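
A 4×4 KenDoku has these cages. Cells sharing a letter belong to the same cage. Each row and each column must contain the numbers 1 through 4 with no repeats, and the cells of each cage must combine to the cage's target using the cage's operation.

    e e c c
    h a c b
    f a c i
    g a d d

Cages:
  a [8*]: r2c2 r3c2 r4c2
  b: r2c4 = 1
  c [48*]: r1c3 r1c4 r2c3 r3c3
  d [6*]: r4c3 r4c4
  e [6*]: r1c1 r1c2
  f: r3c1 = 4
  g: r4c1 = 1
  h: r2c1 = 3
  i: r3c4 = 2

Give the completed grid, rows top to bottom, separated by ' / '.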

*EXERCISE AIM*:
Retype all of the entries. Keep each one exactly as written.

*EXPECTED OUTPUT*:
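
A 4×4 KenDoku has these cages. Cells sharing a letter belong to the same cage. Each row and each column must contain the numbers 1 through 4 with no repeats, and the cells of each cage must combine to the cage's target using the cage's operation.

    e e c c
    h a c b
    f a c i
    g a d d

Cages:
  a [8*]: r2c2 r3c2 r4c2
  b: r2c4 = 1
  c [48*]: r1c3 r1c4 r2c3 r3c3
  d [6*]: r4c3 r4c4
  e [6*]: r1c1 r1c2
  f: r3c1 = 4
  g: r4c1 = 1
  h: r2c1 = 3
  i: r3c4 = 2

Give the completed grid, rows top to bottom, separated by ' / '.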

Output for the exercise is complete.